*Directions:* Count all lines holding "center" in the data below and say the number, nothing more.

*Recorded information:*
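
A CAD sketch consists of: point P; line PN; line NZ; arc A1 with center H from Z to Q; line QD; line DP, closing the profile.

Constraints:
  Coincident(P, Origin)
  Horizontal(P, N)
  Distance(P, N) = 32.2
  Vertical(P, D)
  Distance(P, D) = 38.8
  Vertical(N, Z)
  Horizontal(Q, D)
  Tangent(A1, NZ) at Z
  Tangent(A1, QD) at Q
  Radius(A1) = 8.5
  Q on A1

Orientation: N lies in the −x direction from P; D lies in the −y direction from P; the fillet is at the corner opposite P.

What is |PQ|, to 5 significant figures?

45.466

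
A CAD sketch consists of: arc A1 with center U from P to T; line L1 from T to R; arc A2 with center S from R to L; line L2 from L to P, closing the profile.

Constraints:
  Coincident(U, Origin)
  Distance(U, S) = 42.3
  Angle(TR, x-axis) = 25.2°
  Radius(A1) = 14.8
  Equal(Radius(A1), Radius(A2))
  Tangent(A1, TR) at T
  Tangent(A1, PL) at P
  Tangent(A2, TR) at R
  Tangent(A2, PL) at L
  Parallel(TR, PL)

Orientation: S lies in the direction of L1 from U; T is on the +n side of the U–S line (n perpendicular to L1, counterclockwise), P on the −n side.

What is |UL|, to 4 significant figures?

44.81

The slot axis is L1's direction at 25.2°, so u = (cos 25.2°, sin 25.2°) = (0.9048, 0.4258) and n = (−sin 25.2°, cos 25.2°) = (-0.4258, 0.9048). U is at the origin and S lies 42.3 along u from U, so S = 42.3·u = (38.27, 18.01). Tangency of A1 to both parallel lines with radius 14.8 puts T and P at U ± 14.8·n: T = (-6.302, 13.39), P = (6.302, -13.39). Equal radii place R and L the same way about S: R = S + 14.8·n = (31.97, 31.40), L = S − 14.8·n = (44.58, 4.619). Then |UL| = |L − U| = 44.81.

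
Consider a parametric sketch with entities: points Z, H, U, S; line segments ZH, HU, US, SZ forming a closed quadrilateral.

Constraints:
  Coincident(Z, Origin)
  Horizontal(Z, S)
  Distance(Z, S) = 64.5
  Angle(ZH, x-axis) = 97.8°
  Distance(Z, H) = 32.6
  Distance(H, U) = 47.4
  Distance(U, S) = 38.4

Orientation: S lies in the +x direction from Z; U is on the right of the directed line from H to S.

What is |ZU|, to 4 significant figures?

26.56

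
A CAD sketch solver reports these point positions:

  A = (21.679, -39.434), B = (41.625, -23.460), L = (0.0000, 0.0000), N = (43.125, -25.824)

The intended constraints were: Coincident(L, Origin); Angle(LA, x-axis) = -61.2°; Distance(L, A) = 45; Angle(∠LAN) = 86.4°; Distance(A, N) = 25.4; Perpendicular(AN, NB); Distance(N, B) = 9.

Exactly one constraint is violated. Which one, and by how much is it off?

Distance(N, B) = 9 — off by 6.20.

L = (0.00, 0.00) ✓; LA at -61.20° ✓; |LA| = 45.00 ✓; ∠LAN = 86.40° ✓; |AN| = 25.40 ✓; ∠(AN, NB) = 90.00° ✓; |NB| = 2.800 ✗.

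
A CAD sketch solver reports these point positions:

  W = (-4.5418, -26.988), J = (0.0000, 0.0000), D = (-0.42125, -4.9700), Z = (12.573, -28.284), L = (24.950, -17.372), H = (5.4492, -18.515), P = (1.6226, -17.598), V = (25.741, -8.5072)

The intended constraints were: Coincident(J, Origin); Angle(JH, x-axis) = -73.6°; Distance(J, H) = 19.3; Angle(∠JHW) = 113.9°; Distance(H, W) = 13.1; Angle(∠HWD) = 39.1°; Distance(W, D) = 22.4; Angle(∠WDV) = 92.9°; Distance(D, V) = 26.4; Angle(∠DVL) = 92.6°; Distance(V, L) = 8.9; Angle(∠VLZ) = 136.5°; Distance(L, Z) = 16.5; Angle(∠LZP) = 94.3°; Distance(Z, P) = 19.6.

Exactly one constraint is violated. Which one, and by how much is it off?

Distance(Z, P) = 19.6 — off by 4.30.

J = (0.00, 0.00) ✓; JH at -73.60° ✓; |JH| = 19.30 ✓; ∠JHW = 113.9° ✓; |HW| = 13.10 ✓; ∠HWD = 39.10° ✓; |WD| = 22.40 ✓; ∠WDV = 92.90° ✓; |DV| = 26.40 ✓; ∠DVL = 92.60° ✓; |VL| = 8.900 ✓; ∠VLZ = 136.5° ✓; |LZ| = 16.50 ✓; ∠LZP = 94.30° ✓; |ZP| = 15.30 ✗.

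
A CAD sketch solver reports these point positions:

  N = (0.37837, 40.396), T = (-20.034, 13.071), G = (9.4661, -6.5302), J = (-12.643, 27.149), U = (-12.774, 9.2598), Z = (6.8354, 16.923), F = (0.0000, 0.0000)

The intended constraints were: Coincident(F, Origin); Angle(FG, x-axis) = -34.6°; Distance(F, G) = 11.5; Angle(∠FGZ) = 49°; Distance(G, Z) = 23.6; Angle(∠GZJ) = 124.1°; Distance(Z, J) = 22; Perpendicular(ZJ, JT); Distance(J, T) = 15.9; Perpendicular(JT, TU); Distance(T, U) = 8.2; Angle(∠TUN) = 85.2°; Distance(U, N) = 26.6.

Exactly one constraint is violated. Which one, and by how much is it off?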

*Exercise result:* 2